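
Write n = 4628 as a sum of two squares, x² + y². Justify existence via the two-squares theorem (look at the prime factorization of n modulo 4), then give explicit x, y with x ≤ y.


Step 1: Factor n = 4628 = 2^2 · 13 · 89.
Step 2: Check the mod-4 condition on each prime factor: 2 = 2 (special); 13 ≡ 1 (mod 4), exponent 1; 89 ≡ 1 (mod 4), exponent 1.
All primes ≡ 3 (mod 4) appear to even exponent (or don't appear), so by the two-squares theorem n IS expressible as a sum of two squares.
Step 3: Build a representation. Group n = k² · m with k = 2 and m = 13 · 89 = 1157 (a product of primes ≡ 1 (mod 4)); a representation of m scales to one of n via (k·x)² + (k·y)² = k²(x² + y²). Each prime p ≡ 1 (mod 4) is itself a sum of two squares; find a² by testing p − a² for a perfect square:
  13: 13 − 1² = 12, 13 − 2² = 9 = 3² ⇒ 13 = 2² + 3².
  89: 89 − 1² = 88, 89 − 2² = 85, 89 − 3² = 80, 89 − 4² = 73, 89 − 5² = 64 = 8² ⇒ 89 = 5² + 8².
  Combine using the Brahmagupta–Fibonacci identity (a² + b²)(c² + d²) = (ac − bd)² + (ad + bc)² = (ac + bd)² + (ad − bc)²:
  13 · 89 = 1157: from (2² + 3²)(5² + 8²), take (2·5 − 3·8, 2·8 + 3·5) = (10 − 24, 16 + 15) = (-14, 31); dropping signs (only squares matter) gives (14, 31); check 14² + 31² = 196 + 961 = 1157 ✓.
  Scale by k = 2: (2·14, 2·31) = (28, 62).
Step 4: Order so x ≤ y and verify: 28² + 62² = 784 + 3844 = 4628 = n. ✓

n = 4628 = 28² + 62² (one valid representation with x ≤ y).


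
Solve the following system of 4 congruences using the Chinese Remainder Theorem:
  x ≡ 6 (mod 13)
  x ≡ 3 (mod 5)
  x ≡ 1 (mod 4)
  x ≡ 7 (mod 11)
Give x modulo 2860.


Product of moduli M = 13 · 5 · 4 · 11 = 2860.
Merge one congruence at a time:
  Start: x ≡ 6 (mod 13).
  Combine with x ≡ 3 (mod 5); new modulus lcm = 65.
    Write x = 6 + 13·t and substitute into x ≡ 3 (mod 5): 13·t ≡ 3 − 6 = -3 (mod 5).
    Reduce coefficients mod 5: 3·t ≡ 2 (mod 5).
    The inverse of 3 mod 5 is 2 (since 3·2 = 6 = 1·5 + 1), so t ≡ 2·2 = 4 ≡ 4 (mod 5).
    Then x = 6 + 13·4 = 58, valid modulo lcm(13, 5) = 65: x ≡ 58 (mod 65).
  Combine with x ≡ 1 (mod 4); new modulus lcm = 260.
    Write x = 58 + 65·t and substitute into x ≡ 1 (mod 4): 65·t ≡ 1 − 58 = -57 (mod 4).
    Reduce coefficients mod 4: 1·t ≡ 3 (mod 4).
    So t ≡ 3 (mod 4).
    Then x = 58 + 65·3 = 253, valid modulo lcm(65, 4) = 260: x ≡ 253 (mod 260).
  Combine with x ≡ 7 (mod 11); new modulus lcm = 2860.
    Write x = 253 + 260·t and substitute into x ≡ 7 (mod 11): 260·t ≡ 7 − 253 = -246 (mod 11).
    Reduce coefficients mod 11: 7·t ≡ 7 (mod 11).
    The inverse of 7 mod 11 is 8 (since 7·8 = 56 = 5·11 + 1), so t ≡ 8·7 = 56 ≡ 1 (mod 11).
    Then x = 253 + 260·1 = 513, valid modulo lcm(260, 11) = 2860: x ≡ 513 (mod 2860).
Verify against each original: 513 mod 13 = 6, 513 mod 5 = 3, 513 mod 4 = 1, 513 mod 11 = 7.

x ≡ 513 (mod 2860).


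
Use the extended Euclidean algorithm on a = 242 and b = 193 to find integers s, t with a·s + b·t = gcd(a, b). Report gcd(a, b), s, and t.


Euclidean algorithm on (242, 193) — divide until remainder is 0:
  242 = 1 · 193 + 49
  193 = 3 · 49 + 46
  49 = 1 · 46 + 3
  46 = 15 · 3 + 1
  3 = 3 · 1 + 0
gcd(242, 193) = 1.
Track Bezout coefficients alongside the remainders: start with r₀ = 242 = a·1 + b·0 (s = 1, t = 0) and r₁ = 193 = a·0 + b·1 (s = 0, t = 1); each new remainder r_{k+1} = r_{k-1} − q_k·r_k inherits s_{k+1} = s_{k-1} − q_k·s_k, t_{k+1} = t_{k-1} − q_k·t_k, so r_k = a·s_k + b·t_k at every step:
  q = 1: r = 49, s = 1 − 1·0 = 1, t = 0 − 1·1 = -1  (check: 242·1 + 193·(-1) = 49)
  q = 3: r = 46, s = 0 − 3·1 = -3, t = 1 − 3·(-1) = 4  (check: 242·(-3) + 193·4 = 46)
  q = 1: r = 3, s = 1 − 1·(-3) = 4, t = -1 − 1·4 = -5  (check: 242·4 + 193·(-5) = 3)
  q = 15: r = 1, s = -3 − 15·4 = -63, t = 4 − 15·(-5) = 79  (check: 242·(-63) + 193·79 = 1)
The row with r = 1 (the gcd) gives the Bezout coefficients s = -63, t = 79.
Result: 242 · (-63) + 193 · (79) = 1.

gcd(242, 193) = 1; s = -63, t = 79 (check: 242·(-63) + 193·79 = 1).


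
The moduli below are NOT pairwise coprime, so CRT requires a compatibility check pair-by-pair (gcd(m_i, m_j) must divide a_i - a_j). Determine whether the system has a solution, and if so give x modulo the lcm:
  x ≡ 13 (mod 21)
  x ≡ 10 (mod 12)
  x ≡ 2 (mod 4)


Moduli 21, 12, 4 are not pairwise coprime, so CRT works modulo lcm(m_i) when all pairwise compatibility conditions hold.
Pairwise compatibility: gcd(m_i, m_j) must divide a_i - a_j for every pair.
Merge one congruence at a time:
  Start: x ≡ 13 (mod 21).
  Combine with x ≡ 10 (mod 12): gcd(21, 12) = 3; 10 - 13 = -3, which IS divisible by 3, so compatible.
    Write x = 13 + 21·t and substitute into x ≡ 10 (mod 12): 21·t ≡ 10 − 13 = -3 (mod 12).
    Divide the congruence (and modulus) by g = 3: 7·t ≡ -1 (mod 4).
    Reduce coefficients mod 4: 3·t ≡ 3 (mod 4).
    The inverse of 3 mod 4 is 3 (since 3·3 = 9 = 2·4 + 1), so t ≡ 3·3 = 9 ≡ 1 (mod 4).
    Then x = 13 + 21·1 = 34, valid modulo lcm(21, 12) = 84: x ≡ 34 (mod 84).
  Combine with x ≡ 2 (mod 4): gcd(84, 4) = 4; 2 - 34 = -32, which IS divisible by 4, so compatible.
    Write x = 34 + 84·t and substitute into x ≡ 2 (mod 4): 84·t ≡ 2 − 34 = -32 (mod 4).
    Divide the congruence (and modulus) by g = 4: 21·t ≡ -8 (mod 1).
    Modulo 1 every t works; take t = 0.
    Then x = 34 + 84·0 = 34, valid modulo lcm(84, 4) = 84: x ≡ 34 (mod 84).
Verify: 34 mod 21 = 13, 34 mod 12 = 10, 34 mod 4 = 2.

x ≡ 34 (mod 84).


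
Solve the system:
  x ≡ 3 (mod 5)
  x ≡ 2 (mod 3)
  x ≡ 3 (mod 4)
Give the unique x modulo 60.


Moduli 5, 3, 4 are pairwise coprime; by CRT there is a unique solution modulo M = 5 · 3 · 4 = 60.
Solve pairwise, accumulating the modulus:
  Start with x ≡ 3 (mod 5).
  Combine with x ≡ 2 (mod 3): since gcd(5, 3) = 1, we get a unique residue mod 15.
    Write x = 3 + 5·t and substitute into x ≡ 2 (mod 3): 5·t ≡ 2 − 3 = -1 (mod 3).
    Reduce coefficients mod 3: 2·t ≡ 2 (mod 3).
    The inverse of 2 mod 3 is 2 (since 2·2 = 4 = 1·3 + 1), so t ≡ 2·2 = 4 ≡ 1 (mod 3).
    Then x = 3 + 5·1 = 8, valid modulo lcm(5, 3) = 15: x ≡ 8 (mod 15).
  Combine with x ≡ 3 (mod 4): since gcd(15, 4) = 1, we get a unique residue mod 60.
    Write x = 8 + 15·t and substitute into x ≡ 3 (mod 4): 15·t ≡ 3 − 8 = -5 (mod 4).
    Reduce coefficients mod 4: 3·t ≡ 3 (mod 4).
    The inverse of 3 mod 4 is 3 (since 3·3 = 9 = 2·4 + 1), so t ≡ 3·3 = 9 ≡ 1 (mod 4).
    Then x = 8 + 15·1 = 23, valid modulo lcm(15, 4) = 60: x ≡ 23 (mod 60).
Verify: 23 mod 5 = 3 ✓, 23 mod 3 = 2 ✓, 23 mod 4 = 3 ✓.

x ≡ 23 (mod 60).


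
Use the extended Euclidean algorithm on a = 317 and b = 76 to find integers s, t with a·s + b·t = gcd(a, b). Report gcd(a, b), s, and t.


Euclidean algorithm on (317, 76) — divide until remainder is 0:
  317 = 4 · 76 + 13
  76 = 5 · 13 + 11
  13 = 1 · 11 + 2
  11 = 5 · 2 + 1
  2 = 2 · 1 + 0
gcd(317, 76) = 1.
Track Bezout coefficients alongside the remainders: start with r₀ = 317 = a·1 + b·0 (s = 1, t = 0) and r₁ = 76 = a·0 + b·1 (s = 0, t = 1); each new remainder r_{k+1} = r_{k-1} − q_k·r_k inherits s_{k+1} = s_{k-1} − q_k·s_k, t_{k+1} = t_{k-1} − q_k·t_k, so r_k = a·s_k + b·t_k at every step:
  q = 4: r = 13, s = 1 − 4·0 = 1, t = 0 − 4·1 = -4  (check: 317·1 + 76·(-4) = 13)
  q = 5: r = 11, s = 0 − 5·1 = -5, t = 1 − 5·(-4) = 21  (check: 317·(-5) + 76·21 = 11)
  q = 1: r = 2, s = 1 − 1·(-5) = 6, t = -4 − 1·21 = -25  (check: 317·6 + 76·(-25) = 2)
  q = 5: r = 1, s = -5 − 5·6 = -35, t = 21 − 5·(-25) = 146  (check: 317·(-35) + 76·146 = 1)
The row with r = 1 (the gcd) gives the Bezout coefficients s = -35, t = 146.
Result: 317 · (-35) + 76 · (146) = 1.

gcd(317, 76) = 1; s = -35, t = 146 (check: 317·(-35) + 76·146 = 1).


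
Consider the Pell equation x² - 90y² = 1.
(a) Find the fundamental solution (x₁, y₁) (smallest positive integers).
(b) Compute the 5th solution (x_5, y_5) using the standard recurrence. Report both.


Step 1: Find the fundamental solution (x₁, y₁) of x² - 90y² = 1.
  Expand √90 as a continued fraction. a₀ = ⌊√90⌋ = 9; iterate m_{k+1} = d_k·a_k − m_k, d_{k+1} = (90 − m_{k+1}²)/d_k, a_{k+1} = ⌊(a₀ + m_{k+1})/d_{k+1}⌋ (starting m₀ = 0, d₀ = 1), with convergents p_k = a_k·p_{k-1} + p_{k-2}, q_k = a_k·q_{k-1} + q_{k-2} (p₋₁ = 1, q₋₁ = 0):
  k = 0: a₀ = 9; p₀/q₀ = 9/1; p₀² − 90·q₀² = 81 − 90 = -9.
  k = 1: m = 9, d = 9, a = ⌊(9 + 9)/9⌋ = 2; p/q = (2·9 + 1)/(2·1 + 0) = 19/2; p² − 90·q² = 361 − 360 = 1.
  The first convergent with p² − 90·q² = 1 gives the fundamental solution (x₁, y₁) = (19, 2).
Step 2: Apply the recurrence (x_{n+1}, y_{n+1}) = (x₁x_n + 90y₁y_n, x₁y_n + y₁x_n) repeatedly.
  From (x_1, y_1) = (19, 2): x_2 = 19·19 + 90·2·2 = 721; y_2 = 19·2 + 2·19 = 76.
  From (x_2, y_2) = (721, 76): x_3 = 19·721 + 90·2·76 = 27379; y_3 = 19·76 + 2·721 = 2886.
  From (x_3, y_3) = (27379, 2886): x_4 = 19·27379 + 90·2·2886 = 1039681; y_4 = 19·2886 + 2·27379 = 109592.
  From (x_4, y_4) = (1039681, 109592): x_5 = 19·1039681 + 90·2·109592 = 39480499; y_5 = 19·109592 + 2·1039681 = 4161610.
Step 3: Verify x_5² - 90·y_5² = 1558709801289001 - 1558709801289000 = 1 (should be 1). ✓

(x_1, y_1) = (19, 2); (x_5, y_5) = (39480499, 4161610).


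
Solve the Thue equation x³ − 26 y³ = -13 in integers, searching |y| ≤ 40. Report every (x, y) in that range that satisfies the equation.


The equation is x³ - 26y³ = -13. For fixed y, x³ = 26·y³ − 13, so a solution requires the RHS to be a perfect cube.
Strategy: iterate y from -40 to 40, compute RHS = 26·y³ − 13, and check whether it is a (positive or negative) perfect cube.
Check small values of y:
  y = 0: RHS = -13 is not a perfect cube.
  y = 1: RHS = 13 is not a perfect cube.
  y = -1: RHS = -39 is not a perfect cube.
  y = 2: RHS = 195 is not a perfect cube.
  y = -2: RHS = -221 is not a perfect cube.
  y = 3: RHS = 689 is not a perfect cube.
  y = -3: RHS = -715 is not a perfect cube.
Continuing the search up to |y| = 40 finds no solutions either.
No (x, y) in the scanned range satisfies the equation.

No integer solutions with |y| ≤ 40.


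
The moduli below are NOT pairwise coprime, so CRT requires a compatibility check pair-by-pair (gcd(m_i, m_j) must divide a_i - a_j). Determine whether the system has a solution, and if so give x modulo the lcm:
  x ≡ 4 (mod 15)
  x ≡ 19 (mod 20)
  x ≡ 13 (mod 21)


Moduli 15, 20, 21 are not pairwise coprime, so CRT works modulo lcm(m_i) when all pairwise compatibility conditions hold.
Pairwise compatibility: gcd(m_i, m_j) must divide a_i - a_j for every pair.
Merge one congruence at a time:
  Start: x ≡ 4 (mod 15).
  Combine with x ≡ 19 (mod 20): gcd(15, 20) = 5; 19 - 4 = 15, which IS divisible by 5, so compatible.
    Write x = 4 + 15·t and substitute into x ≡ 19 (mod 20): 15·t ≡ 19 − 4 = 15 (mod 20).
    Divide the congruence (and modulus) by g = 5: 3·t ≡ 3 (mod 4).
    The inverse of 3 mod 4 is 3 (since 3·3 = 9 = 2·4 + 1), so t ≡ 3·3 = 9 ≡ 1 (mod 4).
    Then x = 4 + 15·1 = 19, valid modulo lcm(15, 20) = 60: x ≡ 19 (mod 60).
  Combine with x ≡ 13 (mod 21): gcd(60, 21) = 3; 13 - 19 = -6, which IS divisible by 3, so compatible.
    Write x = 19 + 60·t and substitute into x ≡ 13 (mod 21): 60·t ≡ 13 − 19 = -6 (mod 21).
    Divide the congruence (and modulus) by g = 3: 20·t ≡ -2 (mod 7).
    Reduce coefficients mod 7: 6·t ≡ 5 (mod 7).
    The inverse of 6 mod 7 is 6 (since 6·6 = 36 = 5·7 + 1), so t ≡ 6·5 = 30 ≡ 2 (mod 7).
    Then x = 19 + 60·2 = 139, valid modulo lcm(60, 21) = 420: x ≡ 139 (mod 420).
Verify: 139 mod 15 = 4, 139 mod 20 = 19, 139 mod 21 = 13.

x ≡ 139 (mod 420).


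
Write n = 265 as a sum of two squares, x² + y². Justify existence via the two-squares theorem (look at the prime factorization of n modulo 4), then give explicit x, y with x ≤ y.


Step 1: Factor n = 265 = 5 · 53.
Step 2: Check the mod-4 condition on each prime factor: 5 ≡ 1 (mod 4), exponent 1; 53 ≡ 1 (mod 4), exponent 1.
All primes ≡ 3 (mod 4) appear to even exponent (or don't appear), so by the two-squares theorem n IS expressible as a sum of two squares.
Step 3: Build a representation. Here n = 5 · 53 is a product of primes ≡ 1 (mod 4). Each prime p ≡ 1 (mod 4) is itself a sum of two squares; find a² by testing p − a² for a perfect square:
  5: 5 − 1² = 4 = 2² ⇒ 5 = 1² + 2².
  53: 53 − 1² = 52, 53 − 2² = 49 = 7² ⇒ 53 = 2² + 7².
  Combine using the Brahmagupta–Fibonacci identity (a² + b²)(c² + d²) = (ac − bd)² + (ad + bc)² = (ac + bd)² + (ad − bc)²:
  5 · 53 = 265: from (1² + 2²)(2² + 7²), take (1·2 − 2·7, 1·7 + 2·2) = (2 − 14, 7 + 4) = (-12, 11); dropping signs (only squares matter) gives (12, 11); check 12² + 11² = 144 + 121 = 265 ✓.
Step 4: Order so x ≤ y and verify: 11² + 12² = 121 + 144 = 265 = n. ✓

n = 265 = 11² + 12² (one valid representation with x ≤ y).


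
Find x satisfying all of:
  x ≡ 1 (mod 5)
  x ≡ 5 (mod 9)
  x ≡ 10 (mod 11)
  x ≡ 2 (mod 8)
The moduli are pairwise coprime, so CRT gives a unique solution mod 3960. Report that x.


Product of moduli M = 5 · 9 · 11 · 8 = 3960.
Merge one congruence at a time:
  Start: x ≡ 1 (mod 5).
  Combine with x ≡ 5 (mod 9); new modulus lcm = 45.
    Write x = 1 + 5·t and substitute into x ≡ 5 (mod 9): 5·t ≡ 5 − 1 = 4 (mod 9).
    The inverse of 5 mod 9 is 2 (since 5·2 = 10 = 1·9 + 1), so t ≡ 2·4 = 8 ≡ 8 (mod 9).
    Then x = 1 + 5·8 = 41, valid modulo lcm(5, 9) = 45: x ≡ 41 (mod 45).
  Combine with x ≡ 10 (mod 11); new modulus lcm = 495.
    Write x = 41 + 45·t and substitute into x ≡ 10 (mod 11): 45·t ≡ 10 − 41 = -31 (mod 11).
    Reduce coefficients mod 11: 1·t ≡ 2 (mod 11).
    So t ≡ 2 (mod 11).
    Then x = 41 + 45·2 = 131, valid modulo lcm(45, 11) = 495: x ≡ 131 (mod 495).
  Combine with x ≡ 2 (mod 8); new modulus lcm = 3960.
    Write x = 131 + 495·t and substitute into x ≡ 2 (mod 8): 495·t ≡ 2 − 131 = -129 (mod 8).
    Reduce coefficients mod 8: 7·t ≡ 7 (mod 8).
    The inverse of 7 mod 8 is 7 (since 7·7 = 49 = 6·8 + 1), so t ≡ 7·7 = 49 ≡ 1 (mod 8).
    Then x = 131 + 495·1 = 626, valid modulo lcm(495, 8) = 3960: x ≡ 626 (mod 3960).
Verify against each original: 626 mod 5 = 1, 626 mod 9 = 5, 626 mod 11 = 10, 626 mod 8 = 2.

x ≡ 626 (mod 3960).


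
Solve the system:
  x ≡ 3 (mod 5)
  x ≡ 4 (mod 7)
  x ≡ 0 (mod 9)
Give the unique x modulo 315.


Moduli 5, 7, 9 are pairwise coprime; by CRT there is a unique solution modulo M = 5 · 7 · 9 = 315.
Solve pairwise, accumulating the modulus:
  Start with x ≡ 3 (mod 5).
  Combine with x ≡ 4 (mod 7): since gcd(5, 7) = 1, we get a unique residue mod 35.
    Write x = 3 + 5·t and substitute into x ≡ 4 (mod 7): 5·t ≡ 4 − 3 = 1 (mod 7).
    The inverse of 5 mod 7 is 3 (since 5·3 = 15 = 2·7 + 1), so t ≡ 3·1 = 3 ≡ 3 (mod 7).
    Then x = 3 + 5·3 = 18, valid modulo lcm(5, 7) = 35: x ≡ 18 (mod 35).
  Combine with x ≡ 0 (mod 9): since gcd(35, 9) = 1, we get a unique residue mod 315.
    Write x = 18 + 35·t and substitute into x ≡ 0 (mod 9): 35·t ≡ 0 − 18 = -18 (mod 9).
    Reduce coefficients mod 9: 8·t ≡ 0 (mod 9).
    The inverse of 8 mod 9 is 8 (since 8·8 = 64 = 7·9 + 1), so t ≡ 8·0 = 0 ≡ 0 (mod 9).
    Then x = 18 + 35·0 = 18, valid modulo lcm(35, 9) = 315: x ≡ 18 (mod 315).
Verify: 18 mod 5 = 3 ✓, 18 mod 7 = 4 ✓, 18 mod 9 = 0 ✓.

x ≡ 18 (mod 315).


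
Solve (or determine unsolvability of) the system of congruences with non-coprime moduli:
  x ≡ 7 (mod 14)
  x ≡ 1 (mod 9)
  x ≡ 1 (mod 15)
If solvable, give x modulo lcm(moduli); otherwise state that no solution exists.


Moduli 14, 9, 15 are not pairwise coprime, so CRT works modulo lcm(m_i) when all pairwise compatibility conditions hold.
Pairwise compatibility: gcd(m_i, m_j) must divide a_i - a_j for every pair.
Merge one congruence at a time:
  Start: x ≡ 7 (mod 14).
  Combine with x ≡ 1 (mod 9): gcd(14, 9) = 1; 1 - 7 = -6, which IS divisible by 1, so compatible.
    Write x = 7 + 14·t and substitute into x ≡ 1 (mod 9): 14·t ≡ 1 − 7 = -6 (mod 9).
    Reduce coefficients mod 9: 5·t ≡ 3 (mod 9).
    The inverse of 5 mod 9 is 2 (since 5·2 = 10 = 1·9 + 1), so t ≡ 2·3 = 6 ≡ 6 (mod 9).
    Then x = 7 + 14·6 = 91, valid modulo lcm(14, 9) = 126: x ≡ 91 (mod 126).
  Combine with x ≡ 1 (mod 15): gcd(126, 15) = 3; 1 - 91 = -90, which IS divisible by 3, so compatible.
    Write x = 91 + 126·t and substitute into x ≡ 1 (mod 15): 126·t ≡ 1 − 91 = -90 (mod 15).
    Divide the congruence (and modulus) by g = 3: 42·t ≡ -30 (mod 5).
    Reduce coefficients mod 5: 2·t ≡ 0 (mod 5).
    The inverse of 2 mod 5 is 3 (since 2·3 = 6 = 1·5 + 1), so t ≡ 3·0 = 0 ≡ 0 (mod 5).
    Then x = 91 + 126·0 = 91, valid modulo lcm(126, 15) = 630: x ≡ 91 (mod 630).
Verify: 91 mod 14 = 7, 91 mod 9 = 1, 91 mod 15 = 1.

x ≡ 91 (mod 630).


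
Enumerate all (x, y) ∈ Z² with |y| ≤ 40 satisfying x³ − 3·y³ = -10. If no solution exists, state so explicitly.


The equation is x³ - 3y³ = -10. For fixed y, x³ = 3·y³ − 10, so a solution requires the RHS to be a perfect cube.
Strategy: iterate y from -40 to 40, compute RHS = 3·y³ − 10, and check whether it is a (positive or negative) perfect cube.
Check small values of y:
  y = 0: RHS = -10 is not a perfect cube.
  y = 1: RHS = -7 is not a perfect cube.
  y = -1: RHS = -13 is not a perfect cube.
  y = 2: RHS = 14 is not a perfect cube.
  y = -2: RHS = -34 is not a perfect cube.
  y = 3: RHS = 71 is not a perfect cube.
  y = -3: RHS = -91 is not a perfect cube.
Continuing, at y = -9: RHS = -2197 = (-13)³ ⇒ x = -13 works.
Searching the remaining y in |y| ≤ 40 finds no further solutions.
Collected solutions: (-13, -9).

Solutions (with |y| ≤ 40): (-13, -9).


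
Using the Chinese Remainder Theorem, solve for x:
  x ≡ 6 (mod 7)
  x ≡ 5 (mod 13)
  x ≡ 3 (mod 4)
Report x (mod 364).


Moduli 7, 13, 4 are pairwise coprime; by CRT there is a unique solution modulo M = 7 · 13 · 4 = 364.
Solve pairwise, accumulating the modulus:
  Start with x ≡ 6 (mod 7).
  Combine with x ≡ 5 (mod 13): since gcd(7, 13) = 1, we get a unique residue mod 91.
    Write x = 6 + 7·t and substitute into x ≡ 5 (mod 13): 7·t ≡ 5 − 6 = -1 (mod 13).
    Reduce coefficients mod 13: 7·t ≡ 12 (mod 13).
    The inverse of 7 mod 13 is 2 (since 7·2 = 14 = 1·13 + 1), so t ≡ 2·12 = 24 ≡ 11 (mod 13).
    Then x = 6 + 7·11 = 83, valid modulo lcm(7, 13) = 91: x ≡ 83 (mod 91).
  Combine with x ≡ 3 (mod 4): since gcd(91, 4) = 1, we get a unique residue mod 364.
    Write x = 83 + 91·t and substitute into x ≡ 3 (mod 4): 91·t ≡ 3 − 83 = -80 (mod 4).
    Reduce coefficients mod 4: 3·t ≡ 0 (mod 4).
    The inverse of 3 mod 4 is 3 (since 3·3 = 9 = 2·4 + 1), so t ≡ 3·0 = 0 ≡ 0 (mod 4).
    Then x = 83 + 91·0 = 83, valid modulo lcm(91, 4) = 364: x ≡ 83 (mod 364).
Verify: 83 mod 7 = 6 ✓, 83 mod 13 = 5 ✓, 83 mod 4 = 3 ✓.

x ≡ 83 (mod 364).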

Directions: Copy out each line of the material in which the word "Chinese" turns up.

Exercise solution:
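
Solve the following system of 4 congruences using the Chinese Remainder Theorem:
Using the Chinese Remainder Theorem, solve for x: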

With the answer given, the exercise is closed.